**Required work**: Restate word for word the lines of the entries below, starting with the line that holds "A 14 V source" and ending with the line that holds "An n-channel enhancement MOSFET with threshold voltage V_t = 1.1", and no others.

**Stored data**:
*-*-*

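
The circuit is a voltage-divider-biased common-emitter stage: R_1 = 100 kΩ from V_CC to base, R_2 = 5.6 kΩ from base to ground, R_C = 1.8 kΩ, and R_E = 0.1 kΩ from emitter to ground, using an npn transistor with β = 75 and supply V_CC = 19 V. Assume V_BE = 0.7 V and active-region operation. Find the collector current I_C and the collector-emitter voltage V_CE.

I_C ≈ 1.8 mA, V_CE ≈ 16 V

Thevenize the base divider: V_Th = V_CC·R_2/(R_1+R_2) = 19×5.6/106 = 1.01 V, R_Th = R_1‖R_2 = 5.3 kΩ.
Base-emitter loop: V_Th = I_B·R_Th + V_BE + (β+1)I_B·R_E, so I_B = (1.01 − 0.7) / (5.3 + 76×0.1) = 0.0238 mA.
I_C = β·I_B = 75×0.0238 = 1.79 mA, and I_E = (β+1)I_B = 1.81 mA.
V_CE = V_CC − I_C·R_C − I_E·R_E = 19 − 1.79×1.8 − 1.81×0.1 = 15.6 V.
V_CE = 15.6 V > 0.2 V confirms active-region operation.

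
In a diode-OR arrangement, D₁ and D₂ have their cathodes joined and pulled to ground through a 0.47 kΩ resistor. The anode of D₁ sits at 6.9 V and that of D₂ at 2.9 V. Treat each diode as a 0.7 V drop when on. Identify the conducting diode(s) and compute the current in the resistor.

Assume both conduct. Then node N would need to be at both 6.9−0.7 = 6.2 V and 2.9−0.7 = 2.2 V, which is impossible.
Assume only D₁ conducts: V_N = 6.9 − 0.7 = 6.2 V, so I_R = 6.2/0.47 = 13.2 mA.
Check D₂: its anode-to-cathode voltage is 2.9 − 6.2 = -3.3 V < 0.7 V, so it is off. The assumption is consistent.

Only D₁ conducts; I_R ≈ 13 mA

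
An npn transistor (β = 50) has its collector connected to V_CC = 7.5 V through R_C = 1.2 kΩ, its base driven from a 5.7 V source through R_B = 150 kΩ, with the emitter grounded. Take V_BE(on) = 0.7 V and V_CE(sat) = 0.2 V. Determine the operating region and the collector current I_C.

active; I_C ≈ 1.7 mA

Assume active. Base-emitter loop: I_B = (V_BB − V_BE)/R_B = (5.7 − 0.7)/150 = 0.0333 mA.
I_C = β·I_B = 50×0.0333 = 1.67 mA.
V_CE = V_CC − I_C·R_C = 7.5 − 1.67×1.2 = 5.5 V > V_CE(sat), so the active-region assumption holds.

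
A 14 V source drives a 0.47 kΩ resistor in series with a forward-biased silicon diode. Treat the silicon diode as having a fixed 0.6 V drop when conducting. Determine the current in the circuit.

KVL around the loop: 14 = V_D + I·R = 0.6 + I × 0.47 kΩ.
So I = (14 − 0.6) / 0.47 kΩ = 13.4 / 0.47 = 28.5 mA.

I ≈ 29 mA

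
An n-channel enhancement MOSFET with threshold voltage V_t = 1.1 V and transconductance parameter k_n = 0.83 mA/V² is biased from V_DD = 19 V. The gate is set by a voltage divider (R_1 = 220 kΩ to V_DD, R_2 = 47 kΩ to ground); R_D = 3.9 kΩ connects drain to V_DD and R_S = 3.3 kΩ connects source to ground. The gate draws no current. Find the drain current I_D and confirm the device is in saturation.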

*-*-*

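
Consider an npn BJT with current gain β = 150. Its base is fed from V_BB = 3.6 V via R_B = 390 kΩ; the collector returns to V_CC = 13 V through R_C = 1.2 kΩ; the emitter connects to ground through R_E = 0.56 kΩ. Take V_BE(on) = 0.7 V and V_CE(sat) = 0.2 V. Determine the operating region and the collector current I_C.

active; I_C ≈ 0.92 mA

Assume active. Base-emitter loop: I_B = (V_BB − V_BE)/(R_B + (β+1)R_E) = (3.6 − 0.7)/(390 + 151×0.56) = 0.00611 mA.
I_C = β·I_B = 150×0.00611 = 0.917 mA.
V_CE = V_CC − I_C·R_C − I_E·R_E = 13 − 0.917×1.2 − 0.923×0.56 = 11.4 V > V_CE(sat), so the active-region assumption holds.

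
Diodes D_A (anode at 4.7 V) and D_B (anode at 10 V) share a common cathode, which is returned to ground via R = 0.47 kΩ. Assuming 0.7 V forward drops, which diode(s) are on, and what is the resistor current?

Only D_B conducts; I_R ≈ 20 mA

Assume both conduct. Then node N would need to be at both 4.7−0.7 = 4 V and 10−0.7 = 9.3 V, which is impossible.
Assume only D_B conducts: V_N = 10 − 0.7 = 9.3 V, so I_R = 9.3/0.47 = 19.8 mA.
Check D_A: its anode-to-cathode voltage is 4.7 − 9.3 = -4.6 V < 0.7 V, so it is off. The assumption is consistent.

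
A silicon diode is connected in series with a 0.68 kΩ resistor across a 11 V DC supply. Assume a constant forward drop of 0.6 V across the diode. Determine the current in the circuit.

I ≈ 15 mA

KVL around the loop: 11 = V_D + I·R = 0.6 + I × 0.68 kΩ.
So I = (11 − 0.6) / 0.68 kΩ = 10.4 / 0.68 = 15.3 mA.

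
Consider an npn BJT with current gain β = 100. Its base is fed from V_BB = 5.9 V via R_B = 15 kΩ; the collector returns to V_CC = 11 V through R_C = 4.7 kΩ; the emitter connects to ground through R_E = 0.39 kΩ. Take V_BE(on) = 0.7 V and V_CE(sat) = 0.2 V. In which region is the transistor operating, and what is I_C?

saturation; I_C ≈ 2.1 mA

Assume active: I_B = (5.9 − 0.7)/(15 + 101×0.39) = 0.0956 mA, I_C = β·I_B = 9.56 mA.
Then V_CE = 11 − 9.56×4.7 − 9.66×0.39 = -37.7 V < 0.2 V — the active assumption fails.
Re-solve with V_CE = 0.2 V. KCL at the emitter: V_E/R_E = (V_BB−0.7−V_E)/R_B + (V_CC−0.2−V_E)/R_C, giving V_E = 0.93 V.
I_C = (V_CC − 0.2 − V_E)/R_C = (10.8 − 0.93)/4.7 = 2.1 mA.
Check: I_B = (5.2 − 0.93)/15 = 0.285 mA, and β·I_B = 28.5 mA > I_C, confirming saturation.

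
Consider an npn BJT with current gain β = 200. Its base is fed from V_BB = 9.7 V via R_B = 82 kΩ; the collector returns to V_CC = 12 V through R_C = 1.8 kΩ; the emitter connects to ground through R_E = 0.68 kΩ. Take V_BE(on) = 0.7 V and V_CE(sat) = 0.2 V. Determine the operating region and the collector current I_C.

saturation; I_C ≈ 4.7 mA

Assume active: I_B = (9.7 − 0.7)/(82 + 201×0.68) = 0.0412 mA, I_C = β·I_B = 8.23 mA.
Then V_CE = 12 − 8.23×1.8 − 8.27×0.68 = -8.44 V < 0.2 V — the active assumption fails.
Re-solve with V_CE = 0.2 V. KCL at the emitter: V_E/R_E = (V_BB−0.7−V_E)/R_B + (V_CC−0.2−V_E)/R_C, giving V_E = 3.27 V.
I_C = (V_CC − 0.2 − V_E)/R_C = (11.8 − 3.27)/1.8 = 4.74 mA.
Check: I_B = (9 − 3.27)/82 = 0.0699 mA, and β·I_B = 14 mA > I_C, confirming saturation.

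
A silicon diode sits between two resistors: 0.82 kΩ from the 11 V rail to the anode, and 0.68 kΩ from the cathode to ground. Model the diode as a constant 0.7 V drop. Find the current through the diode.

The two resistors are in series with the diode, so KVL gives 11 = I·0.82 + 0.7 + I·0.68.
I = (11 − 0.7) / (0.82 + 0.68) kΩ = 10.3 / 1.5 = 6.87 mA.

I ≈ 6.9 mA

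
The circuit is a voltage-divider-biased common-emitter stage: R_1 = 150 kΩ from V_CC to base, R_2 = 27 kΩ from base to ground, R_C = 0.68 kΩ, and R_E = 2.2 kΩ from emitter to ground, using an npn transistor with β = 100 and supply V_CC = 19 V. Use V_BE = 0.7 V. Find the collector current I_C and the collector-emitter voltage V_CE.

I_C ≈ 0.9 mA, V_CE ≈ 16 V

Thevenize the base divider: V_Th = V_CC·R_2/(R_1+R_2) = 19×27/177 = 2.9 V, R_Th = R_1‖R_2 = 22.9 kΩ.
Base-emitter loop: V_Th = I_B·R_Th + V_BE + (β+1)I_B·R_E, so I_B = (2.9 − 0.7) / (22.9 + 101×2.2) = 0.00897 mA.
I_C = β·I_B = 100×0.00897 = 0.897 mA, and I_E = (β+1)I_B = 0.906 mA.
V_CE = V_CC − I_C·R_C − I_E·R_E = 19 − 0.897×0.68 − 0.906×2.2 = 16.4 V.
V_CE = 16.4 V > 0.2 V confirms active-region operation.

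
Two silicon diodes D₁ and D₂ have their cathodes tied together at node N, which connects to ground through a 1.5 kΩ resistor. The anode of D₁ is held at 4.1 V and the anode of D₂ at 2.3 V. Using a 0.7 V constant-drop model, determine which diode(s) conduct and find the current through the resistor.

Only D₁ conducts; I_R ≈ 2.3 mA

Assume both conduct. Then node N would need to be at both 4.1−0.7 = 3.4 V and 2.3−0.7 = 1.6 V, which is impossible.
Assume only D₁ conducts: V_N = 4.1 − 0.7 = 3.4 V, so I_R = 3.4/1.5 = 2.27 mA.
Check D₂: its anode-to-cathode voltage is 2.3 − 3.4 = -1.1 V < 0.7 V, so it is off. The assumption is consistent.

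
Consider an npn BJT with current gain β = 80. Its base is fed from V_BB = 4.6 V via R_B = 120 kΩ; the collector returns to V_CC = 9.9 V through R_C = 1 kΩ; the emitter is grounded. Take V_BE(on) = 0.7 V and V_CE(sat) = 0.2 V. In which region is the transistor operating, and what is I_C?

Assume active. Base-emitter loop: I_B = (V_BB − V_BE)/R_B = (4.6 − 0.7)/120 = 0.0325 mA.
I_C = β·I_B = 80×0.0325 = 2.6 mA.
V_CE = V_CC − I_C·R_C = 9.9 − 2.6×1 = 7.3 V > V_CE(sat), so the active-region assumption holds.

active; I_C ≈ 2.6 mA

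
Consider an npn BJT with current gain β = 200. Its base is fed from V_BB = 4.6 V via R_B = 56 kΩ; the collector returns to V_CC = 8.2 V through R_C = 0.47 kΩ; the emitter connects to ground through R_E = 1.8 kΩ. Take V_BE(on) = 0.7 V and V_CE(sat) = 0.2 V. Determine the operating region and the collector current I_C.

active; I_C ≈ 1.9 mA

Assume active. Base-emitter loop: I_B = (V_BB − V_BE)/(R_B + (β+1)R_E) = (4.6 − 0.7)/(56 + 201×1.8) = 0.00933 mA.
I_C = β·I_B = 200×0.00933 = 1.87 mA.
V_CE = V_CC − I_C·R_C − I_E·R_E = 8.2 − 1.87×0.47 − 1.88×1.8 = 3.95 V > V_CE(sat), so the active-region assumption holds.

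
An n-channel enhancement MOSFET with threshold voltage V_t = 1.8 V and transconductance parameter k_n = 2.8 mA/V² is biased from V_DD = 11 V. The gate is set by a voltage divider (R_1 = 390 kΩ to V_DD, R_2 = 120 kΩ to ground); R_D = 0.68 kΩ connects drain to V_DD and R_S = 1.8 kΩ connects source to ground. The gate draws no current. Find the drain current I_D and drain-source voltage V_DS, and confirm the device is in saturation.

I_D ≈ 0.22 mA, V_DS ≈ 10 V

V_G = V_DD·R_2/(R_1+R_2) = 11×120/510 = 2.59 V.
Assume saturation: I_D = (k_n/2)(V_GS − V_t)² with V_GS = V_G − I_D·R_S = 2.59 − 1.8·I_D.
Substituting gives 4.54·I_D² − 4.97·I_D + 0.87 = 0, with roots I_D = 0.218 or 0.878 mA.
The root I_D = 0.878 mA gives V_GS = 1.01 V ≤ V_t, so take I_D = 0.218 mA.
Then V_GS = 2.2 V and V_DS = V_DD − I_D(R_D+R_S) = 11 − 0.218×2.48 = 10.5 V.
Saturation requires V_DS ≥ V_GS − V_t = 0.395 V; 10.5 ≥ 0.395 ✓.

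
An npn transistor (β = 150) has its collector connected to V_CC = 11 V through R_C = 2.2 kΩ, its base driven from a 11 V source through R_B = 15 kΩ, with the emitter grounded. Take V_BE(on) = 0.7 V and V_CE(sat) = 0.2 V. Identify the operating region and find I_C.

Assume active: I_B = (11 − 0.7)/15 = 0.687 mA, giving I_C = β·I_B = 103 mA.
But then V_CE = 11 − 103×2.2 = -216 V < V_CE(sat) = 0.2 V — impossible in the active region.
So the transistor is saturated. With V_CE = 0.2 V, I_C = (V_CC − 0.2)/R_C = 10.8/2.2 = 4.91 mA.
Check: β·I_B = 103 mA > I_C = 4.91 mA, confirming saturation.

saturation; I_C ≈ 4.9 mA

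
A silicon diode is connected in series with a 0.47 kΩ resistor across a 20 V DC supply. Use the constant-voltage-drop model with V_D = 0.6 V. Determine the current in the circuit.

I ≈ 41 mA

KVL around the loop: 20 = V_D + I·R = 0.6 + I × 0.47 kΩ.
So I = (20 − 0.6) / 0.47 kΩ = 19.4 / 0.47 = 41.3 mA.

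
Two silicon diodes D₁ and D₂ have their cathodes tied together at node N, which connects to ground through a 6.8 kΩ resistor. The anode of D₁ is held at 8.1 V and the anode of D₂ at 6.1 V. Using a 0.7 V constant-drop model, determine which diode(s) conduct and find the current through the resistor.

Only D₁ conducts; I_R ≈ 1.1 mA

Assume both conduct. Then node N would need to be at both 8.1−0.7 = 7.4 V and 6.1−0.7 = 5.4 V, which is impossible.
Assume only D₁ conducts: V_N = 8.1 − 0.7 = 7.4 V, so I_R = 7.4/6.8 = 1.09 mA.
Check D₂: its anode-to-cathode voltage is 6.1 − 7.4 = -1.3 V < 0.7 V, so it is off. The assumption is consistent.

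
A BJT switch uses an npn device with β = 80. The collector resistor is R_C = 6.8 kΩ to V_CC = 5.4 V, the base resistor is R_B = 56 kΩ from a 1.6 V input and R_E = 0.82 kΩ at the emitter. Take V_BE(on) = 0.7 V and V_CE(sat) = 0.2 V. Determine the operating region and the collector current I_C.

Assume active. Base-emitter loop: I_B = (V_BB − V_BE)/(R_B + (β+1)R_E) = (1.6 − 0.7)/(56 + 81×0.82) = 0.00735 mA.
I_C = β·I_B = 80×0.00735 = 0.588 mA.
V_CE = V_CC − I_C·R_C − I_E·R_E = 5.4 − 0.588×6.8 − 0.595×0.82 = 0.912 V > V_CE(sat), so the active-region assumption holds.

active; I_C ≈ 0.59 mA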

*-*-*

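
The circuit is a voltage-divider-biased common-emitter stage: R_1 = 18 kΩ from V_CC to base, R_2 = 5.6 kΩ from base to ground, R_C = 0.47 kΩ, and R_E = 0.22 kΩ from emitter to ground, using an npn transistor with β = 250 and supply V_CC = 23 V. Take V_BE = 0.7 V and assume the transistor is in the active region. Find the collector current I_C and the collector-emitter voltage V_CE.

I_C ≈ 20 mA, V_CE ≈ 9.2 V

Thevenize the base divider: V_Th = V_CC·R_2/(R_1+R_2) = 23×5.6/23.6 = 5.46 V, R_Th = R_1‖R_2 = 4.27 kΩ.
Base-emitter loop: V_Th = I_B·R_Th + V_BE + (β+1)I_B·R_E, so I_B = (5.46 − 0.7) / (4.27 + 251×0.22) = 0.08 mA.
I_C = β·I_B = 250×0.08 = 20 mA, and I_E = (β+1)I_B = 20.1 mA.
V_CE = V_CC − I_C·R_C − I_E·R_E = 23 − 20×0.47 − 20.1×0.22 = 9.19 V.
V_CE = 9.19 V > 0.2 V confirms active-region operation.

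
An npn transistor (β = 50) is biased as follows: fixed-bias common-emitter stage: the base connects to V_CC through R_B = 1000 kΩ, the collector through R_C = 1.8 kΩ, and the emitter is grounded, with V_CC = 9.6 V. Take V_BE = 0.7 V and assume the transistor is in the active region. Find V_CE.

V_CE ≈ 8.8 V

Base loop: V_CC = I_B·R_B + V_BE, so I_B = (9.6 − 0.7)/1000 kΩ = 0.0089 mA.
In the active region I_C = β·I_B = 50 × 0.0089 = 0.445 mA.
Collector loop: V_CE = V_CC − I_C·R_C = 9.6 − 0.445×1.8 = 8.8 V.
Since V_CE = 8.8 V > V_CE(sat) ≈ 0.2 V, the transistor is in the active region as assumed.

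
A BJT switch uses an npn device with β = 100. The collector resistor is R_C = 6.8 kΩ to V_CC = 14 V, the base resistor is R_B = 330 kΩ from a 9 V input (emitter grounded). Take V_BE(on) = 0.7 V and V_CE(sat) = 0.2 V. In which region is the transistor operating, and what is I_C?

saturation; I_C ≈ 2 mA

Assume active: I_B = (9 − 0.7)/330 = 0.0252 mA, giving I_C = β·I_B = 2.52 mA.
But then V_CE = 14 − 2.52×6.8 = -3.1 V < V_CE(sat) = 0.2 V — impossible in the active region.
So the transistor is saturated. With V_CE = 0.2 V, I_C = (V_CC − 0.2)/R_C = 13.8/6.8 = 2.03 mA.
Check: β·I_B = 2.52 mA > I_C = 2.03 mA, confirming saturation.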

*-*-*

**Finished task**:
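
A 14 V source drives a 0.47 kΩ resistor in series with a forward-biased silicon diode. Treat the silicon diode as having a fixed 0.6 V drop when conducting. Determine the current in the circuit.

KVL around the loop: 14 = V_D + I·R = 0.6 + I × 0.47 kΩ.
So I = (14 − 0.6) / 0.47 kΩ = 13.4 / 0.47 = 28.5 mA.

I ≈ 29 mA

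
An n-channel enhancement MOSFET with threshold voltage V_t = 1.1 V and transconductance parameter k_n = 0.83 mA/V² is biased from V_DD = 19 V. The gate is set by a voltage divider (R_1 = 220 kΩ to V_DD, R_2 = 47 kΩ to ground); R_D = 3.9 kΩ connects drain to V_DD and R_S = 3.3 kΩ connects source to ground. The gate draws no current. Find the drain current I_D and confirm the device is in saturation.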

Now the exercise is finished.